Exercise objective:
Print out all the records, word for word.

Source data
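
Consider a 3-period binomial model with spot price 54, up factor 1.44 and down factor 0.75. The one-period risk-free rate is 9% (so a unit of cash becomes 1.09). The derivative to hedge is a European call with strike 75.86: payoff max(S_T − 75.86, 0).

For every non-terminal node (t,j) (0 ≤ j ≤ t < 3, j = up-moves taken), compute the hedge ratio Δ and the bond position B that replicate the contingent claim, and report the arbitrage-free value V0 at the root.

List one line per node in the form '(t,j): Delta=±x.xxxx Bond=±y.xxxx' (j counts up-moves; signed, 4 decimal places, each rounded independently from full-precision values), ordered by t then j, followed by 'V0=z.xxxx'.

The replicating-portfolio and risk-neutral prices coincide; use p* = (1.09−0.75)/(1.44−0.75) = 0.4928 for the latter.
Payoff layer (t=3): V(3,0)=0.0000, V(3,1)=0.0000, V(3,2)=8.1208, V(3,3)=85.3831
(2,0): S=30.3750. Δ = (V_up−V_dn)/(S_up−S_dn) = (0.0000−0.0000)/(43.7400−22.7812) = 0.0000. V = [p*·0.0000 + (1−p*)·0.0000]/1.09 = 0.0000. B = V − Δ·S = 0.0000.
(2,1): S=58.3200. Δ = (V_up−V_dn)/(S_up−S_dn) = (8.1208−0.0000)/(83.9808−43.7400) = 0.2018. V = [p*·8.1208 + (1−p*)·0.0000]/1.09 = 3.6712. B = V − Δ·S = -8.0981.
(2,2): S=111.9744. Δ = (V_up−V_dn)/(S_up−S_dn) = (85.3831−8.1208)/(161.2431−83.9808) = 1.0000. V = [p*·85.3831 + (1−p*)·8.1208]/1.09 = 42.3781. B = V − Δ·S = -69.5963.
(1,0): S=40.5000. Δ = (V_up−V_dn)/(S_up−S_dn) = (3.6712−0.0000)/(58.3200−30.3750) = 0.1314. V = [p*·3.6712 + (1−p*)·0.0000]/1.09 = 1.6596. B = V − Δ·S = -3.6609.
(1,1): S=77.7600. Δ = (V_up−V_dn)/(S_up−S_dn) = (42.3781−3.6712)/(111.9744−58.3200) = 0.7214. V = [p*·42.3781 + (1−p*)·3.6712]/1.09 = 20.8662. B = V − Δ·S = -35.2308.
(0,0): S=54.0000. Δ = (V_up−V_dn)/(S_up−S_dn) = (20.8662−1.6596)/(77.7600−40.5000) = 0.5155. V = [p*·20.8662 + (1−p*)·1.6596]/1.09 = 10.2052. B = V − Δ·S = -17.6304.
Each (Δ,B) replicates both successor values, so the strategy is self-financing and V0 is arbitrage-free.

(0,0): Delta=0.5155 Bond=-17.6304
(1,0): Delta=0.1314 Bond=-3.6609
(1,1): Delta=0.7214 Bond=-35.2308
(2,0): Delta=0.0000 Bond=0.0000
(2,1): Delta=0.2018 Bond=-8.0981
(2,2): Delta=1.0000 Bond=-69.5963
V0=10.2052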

Output of the task:
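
Consider a 3-period binomial model with spot price 54, up factor 1.44 and down factor 0.75. The one-period risk-free rate is 9% (so a unit of cash becomes 1.09). The derivative to hedge is a European call with strike 75.86: payoff max(S_T − 75.86, 0).

For every non-terminal node (t,j) (0 ≤ j ≤ t < 3, j = up-moves taken), compute the hedge ratio Δ and the bond position B that replicate the contingent claim, and report the arbitrage-free value V0 at the root.

List one line per node in the form '(t,j): Delta=±x.xxxx Bond=±y.xxxx' (j counts up-moves; signed, 4 decimal places, each rounded independently from full-precision values), ordered by t then j, followed by 'V0=z.xxxx'.

The replicating-portfolio and risk-neutral prices coincide; use p* = (1.09−0.75)/(1.44−0.75) = 0.4928 for the latter.
Payoff layer (t=3): V(3,0)=0.0000, V(3,1)=0.0000, V(3,2)=8.1208, V(3,3)=85.3831
(2,0): S=30.3750. Δ = (V_up−V_dn)/(S_up−S_dn) = (0.0000−0.0000)/(43.7400−22.7812) = 0.0000. V = [p*·0.0000 + (1−p*)·0.0000]/1.09 = 0.0000. B = V − Δ·S = 0.0000.
(2,1): S=58.3200. Δ = (V_up−V_dn)/(S_up−S_dn) = (8.1208−0.0000)/(83.9808−43.7400) = 0.2018. V = [p*·8.1208 + (1−p*)·0.0000]/1.09 = 3.6712. B = V − Δ·S = -8.0981.
(2,2): S=111.9744. Δ = (V_up−V_dn)/(S_up−S_dn) = (85.3831−8.1208)/(161.2431−83.9808) = 1.0000. V = [p*·85.3831 + (1−p*)·8.1208]/1.09 = 42.3781. B = V − Δ·S = -69.5963.
(1,0): S=40.5000. Δ = (V_up−V_dn)/(S_up−S_dn) = (3.6712−0.0000)/(58.3200−30.3750) = 0.1314. V = [p*·3.6712 + (1−p*)·0.0000]/1.09 = 1.6596. B = V − Δ·S = -3.6609.
(1,1): S=77.7600. Δ = (V_up−V_dn)/(S_up−S_dn) = (42.3781−3.6712)/(111.9744−58.3200) = 0.7214. V = [p*·42.3781 + (1−p*)·3.6712]/1.09 = 20.8662. B = V − Δ·S = -35.2308.
(0,0): S=54.0000. Δ = (V_up−V_dn)/(S_up−S_dn) = (20.8662−1.6596)/(77.7600−40.5000) = 0.5155. V = [p*·20.8662 + (1−p*)·1.6596]/1.09 = 10.2052. B = V − Δ·S = -17.6304.
Each (Δ,B) replicates both successor values, so the strategy is self-financing and V0 is arbitrage-free.

(0,0): Delta=0.5155 Bond=-17.6304
(1,0): Delta=0.1314 Bond=-3.6609
(1,1): Delta=0.7214 Bond=-35.2308
(2,0): Delta=0.0000 Bond=0.0000
(2,1): Delta=0.2018 Bond=-8.0981
(2,2): Delta=1.0000 Bond=-69.5963
V0=10.2052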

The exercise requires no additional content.